Exercise description. Only the number is needed: how many lines of the records include "Rows"?

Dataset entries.
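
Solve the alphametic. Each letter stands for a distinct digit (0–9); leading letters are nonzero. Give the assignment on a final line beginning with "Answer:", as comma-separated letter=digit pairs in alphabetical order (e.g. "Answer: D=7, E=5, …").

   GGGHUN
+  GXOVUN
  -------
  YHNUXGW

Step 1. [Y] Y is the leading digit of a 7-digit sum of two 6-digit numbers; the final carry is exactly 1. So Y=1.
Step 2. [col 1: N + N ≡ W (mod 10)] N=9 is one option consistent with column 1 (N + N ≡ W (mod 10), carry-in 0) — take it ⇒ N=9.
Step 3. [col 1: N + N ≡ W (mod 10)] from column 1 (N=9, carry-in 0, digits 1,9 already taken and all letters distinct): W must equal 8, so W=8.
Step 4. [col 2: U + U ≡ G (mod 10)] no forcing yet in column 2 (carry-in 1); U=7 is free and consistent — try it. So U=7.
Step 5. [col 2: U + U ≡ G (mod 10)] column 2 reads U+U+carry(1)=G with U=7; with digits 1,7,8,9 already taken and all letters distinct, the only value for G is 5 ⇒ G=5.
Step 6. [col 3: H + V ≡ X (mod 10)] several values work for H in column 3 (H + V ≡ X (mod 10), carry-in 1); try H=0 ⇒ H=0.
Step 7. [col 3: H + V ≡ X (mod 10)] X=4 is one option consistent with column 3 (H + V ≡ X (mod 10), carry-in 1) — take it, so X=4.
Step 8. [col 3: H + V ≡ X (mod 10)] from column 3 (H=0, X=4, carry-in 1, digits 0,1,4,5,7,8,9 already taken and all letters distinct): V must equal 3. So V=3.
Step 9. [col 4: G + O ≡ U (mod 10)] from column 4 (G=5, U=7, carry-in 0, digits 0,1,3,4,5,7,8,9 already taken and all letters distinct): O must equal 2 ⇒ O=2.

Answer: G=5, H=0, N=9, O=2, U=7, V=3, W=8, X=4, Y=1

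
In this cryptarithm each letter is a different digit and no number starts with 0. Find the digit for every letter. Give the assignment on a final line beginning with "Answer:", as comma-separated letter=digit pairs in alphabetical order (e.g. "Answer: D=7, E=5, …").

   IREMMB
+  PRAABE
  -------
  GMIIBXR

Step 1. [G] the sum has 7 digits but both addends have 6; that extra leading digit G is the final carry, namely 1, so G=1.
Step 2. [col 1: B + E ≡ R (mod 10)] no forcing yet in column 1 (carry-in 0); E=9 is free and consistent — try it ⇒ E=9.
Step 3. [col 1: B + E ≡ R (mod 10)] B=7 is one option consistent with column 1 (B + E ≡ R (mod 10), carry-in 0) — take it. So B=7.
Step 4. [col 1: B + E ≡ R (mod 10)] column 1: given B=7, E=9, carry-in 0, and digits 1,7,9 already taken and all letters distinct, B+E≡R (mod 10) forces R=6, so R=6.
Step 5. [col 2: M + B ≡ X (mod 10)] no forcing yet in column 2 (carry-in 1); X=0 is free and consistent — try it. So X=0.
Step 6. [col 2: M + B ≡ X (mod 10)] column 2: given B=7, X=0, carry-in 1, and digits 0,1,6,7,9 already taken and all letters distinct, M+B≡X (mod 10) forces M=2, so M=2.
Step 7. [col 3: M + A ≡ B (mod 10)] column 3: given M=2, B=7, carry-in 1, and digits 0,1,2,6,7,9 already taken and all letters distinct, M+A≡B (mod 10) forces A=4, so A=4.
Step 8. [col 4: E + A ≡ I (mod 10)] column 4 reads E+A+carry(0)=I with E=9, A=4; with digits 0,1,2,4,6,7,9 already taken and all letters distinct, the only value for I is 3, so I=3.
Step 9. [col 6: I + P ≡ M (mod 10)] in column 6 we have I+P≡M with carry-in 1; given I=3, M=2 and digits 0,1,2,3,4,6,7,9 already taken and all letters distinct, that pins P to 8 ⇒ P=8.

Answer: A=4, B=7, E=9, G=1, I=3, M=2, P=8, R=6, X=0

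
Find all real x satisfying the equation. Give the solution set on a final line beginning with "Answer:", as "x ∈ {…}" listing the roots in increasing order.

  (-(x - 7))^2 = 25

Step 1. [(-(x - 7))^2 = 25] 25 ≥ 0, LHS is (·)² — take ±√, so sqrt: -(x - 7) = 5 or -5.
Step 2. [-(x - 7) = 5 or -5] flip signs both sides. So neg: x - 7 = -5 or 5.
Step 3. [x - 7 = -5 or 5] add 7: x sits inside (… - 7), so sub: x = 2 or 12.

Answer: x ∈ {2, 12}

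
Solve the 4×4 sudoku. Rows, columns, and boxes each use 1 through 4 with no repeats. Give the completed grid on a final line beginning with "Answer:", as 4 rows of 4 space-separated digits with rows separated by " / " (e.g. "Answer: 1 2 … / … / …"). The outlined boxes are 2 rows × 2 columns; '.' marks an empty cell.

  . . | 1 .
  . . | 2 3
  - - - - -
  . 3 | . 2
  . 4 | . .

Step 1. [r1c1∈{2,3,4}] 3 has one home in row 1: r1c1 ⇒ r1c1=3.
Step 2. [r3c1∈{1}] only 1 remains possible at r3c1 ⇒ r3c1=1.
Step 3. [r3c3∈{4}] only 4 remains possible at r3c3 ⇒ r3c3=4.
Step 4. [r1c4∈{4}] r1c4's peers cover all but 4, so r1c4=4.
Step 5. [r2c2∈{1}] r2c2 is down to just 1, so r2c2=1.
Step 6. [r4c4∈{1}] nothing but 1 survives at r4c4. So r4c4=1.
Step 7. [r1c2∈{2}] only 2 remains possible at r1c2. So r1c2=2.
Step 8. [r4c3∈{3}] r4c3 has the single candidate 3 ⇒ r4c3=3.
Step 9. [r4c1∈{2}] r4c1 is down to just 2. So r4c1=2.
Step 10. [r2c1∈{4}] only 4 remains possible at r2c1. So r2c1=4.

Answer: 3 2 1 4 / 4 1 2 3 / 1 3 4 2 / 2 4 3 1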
---
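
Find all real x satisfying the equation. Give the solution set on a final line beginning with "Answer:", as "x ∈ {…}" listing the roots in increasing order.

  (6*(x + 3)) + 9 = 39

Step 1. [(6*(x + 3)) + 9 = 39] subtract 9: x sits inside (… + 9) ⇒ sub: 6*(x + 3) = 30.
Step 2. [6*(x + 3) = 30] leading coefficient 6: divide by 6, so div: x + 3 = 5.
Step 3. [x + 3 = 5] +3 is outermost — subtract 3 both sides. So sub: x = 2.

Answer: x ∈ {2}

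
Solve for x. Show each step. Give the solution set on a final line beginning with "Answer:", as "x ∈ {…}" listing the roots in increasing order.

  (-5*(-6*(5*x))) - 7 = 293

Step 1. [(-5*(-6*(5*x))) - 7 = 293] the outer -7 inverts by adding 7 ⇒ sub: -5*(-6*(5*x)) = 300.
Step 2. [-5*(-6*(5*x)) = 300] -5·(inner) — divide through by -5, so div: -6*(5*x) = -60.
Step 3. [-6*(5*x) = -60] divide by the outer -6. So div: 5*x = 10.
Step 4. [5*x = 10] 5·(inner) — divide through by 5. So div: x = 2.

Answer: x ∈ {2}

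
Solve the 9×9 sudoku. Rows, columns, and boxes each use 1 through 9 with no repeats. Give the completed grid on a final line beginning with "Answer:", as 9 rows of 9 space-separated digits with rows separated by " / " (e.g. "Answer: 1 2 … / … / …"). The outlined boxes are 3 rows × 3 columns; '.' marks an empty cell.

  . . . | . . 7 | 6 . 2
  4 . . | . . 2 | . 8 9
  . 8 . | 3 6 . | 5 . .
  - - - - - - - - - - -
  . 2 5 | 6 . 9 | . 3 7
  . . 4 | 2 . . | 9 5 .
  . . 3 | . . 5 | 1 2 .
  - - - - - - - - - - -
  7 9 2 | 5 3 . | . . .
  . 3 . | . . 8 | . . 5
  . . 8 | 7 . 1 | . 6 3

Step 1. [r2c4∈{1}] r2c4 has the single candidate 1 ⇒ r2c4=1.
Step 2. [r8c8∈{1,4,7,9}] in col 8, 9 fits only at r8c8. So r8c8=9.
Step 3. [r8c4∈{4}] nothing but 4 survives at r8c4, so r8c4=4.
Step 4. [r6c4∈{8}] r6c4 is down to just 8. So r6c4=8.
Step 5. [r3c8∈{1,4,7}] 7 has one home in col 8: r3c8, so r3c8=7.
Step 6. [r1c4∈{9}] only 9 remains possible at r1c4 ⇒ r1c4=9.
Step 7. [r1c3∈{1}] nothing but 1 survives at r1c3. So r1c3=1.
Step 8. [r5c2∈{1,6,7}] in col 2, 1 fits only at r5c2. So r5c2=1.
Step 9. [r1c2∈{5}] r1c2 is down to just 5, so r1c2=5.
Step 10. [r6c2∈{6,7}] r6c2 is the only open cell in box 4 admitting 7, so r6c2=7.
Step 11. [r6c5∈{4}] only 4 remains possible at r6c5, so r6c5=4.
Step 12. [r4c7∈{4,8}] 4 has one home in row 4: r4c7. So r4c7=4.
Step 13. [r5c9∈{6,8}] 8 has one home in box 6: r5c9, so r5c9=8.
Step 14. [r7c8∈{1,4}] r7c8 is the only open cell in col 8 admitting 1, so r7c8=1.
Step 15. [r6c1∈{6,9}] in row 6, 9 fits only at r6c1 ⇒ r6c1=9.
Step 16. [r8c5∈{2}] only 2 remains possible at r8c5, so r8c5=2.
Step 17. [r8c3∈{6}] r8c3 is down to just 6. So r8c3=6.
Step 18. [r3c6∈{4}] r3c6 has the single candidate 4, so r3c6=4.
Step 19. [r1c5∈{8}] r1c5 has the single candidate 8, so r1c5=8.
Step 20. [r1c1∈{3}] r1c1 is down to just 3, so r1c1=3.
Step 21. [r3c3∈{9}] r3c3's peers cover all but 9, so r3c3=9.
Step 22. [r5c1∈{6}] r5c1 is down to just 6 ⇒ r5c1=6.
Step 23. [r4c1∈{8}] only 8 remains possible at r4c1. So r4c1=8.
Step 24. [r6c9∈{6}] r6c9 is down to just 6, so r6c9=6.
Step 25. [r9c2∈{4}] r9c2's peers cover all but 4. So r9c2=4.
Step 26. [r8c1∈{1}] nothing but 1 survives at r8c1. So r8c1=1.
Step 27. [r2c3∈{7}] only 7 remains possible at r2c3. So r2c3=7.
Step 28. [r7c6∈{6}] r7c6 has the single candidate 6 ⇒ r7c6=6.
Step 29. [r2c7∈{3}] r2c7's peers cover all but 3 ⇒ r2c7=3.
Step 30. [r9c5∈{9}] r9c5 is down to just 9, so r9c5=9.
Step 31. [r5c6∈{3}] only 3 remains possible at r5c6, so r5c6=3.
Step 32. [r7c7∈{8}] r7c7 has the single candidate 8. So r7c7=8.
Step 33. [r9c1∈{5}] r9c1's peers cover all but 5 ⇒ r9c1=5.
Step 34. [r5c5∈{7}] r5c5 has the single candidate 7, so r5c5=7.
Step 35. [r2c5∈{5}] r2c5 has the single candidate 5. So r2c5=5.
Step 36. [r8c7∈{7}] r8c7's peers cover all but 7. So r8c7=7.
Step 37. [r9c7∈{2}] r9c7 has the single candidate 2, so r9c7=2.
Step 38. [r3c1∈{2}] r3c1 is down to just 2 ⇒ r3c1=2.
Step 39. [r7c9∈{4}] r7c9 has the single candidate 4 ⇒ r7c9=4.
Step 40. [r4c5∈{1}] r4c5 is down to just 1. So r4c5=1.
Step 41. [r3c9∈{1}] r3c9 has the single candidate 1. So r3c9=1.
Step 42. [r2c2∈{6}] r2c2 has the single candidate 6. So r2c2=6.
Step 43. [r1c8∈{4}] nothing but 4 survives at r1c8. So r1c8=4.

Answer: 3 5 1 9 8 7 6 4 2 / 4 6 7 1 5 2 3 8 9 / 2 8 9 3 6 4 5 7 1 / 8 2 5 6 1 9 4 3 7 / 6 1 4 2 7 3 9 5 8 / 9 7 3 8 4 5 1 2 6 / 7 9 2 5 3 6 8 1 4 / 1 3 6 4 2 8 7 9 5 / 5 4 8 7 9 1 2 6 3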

Answer to this problem. 2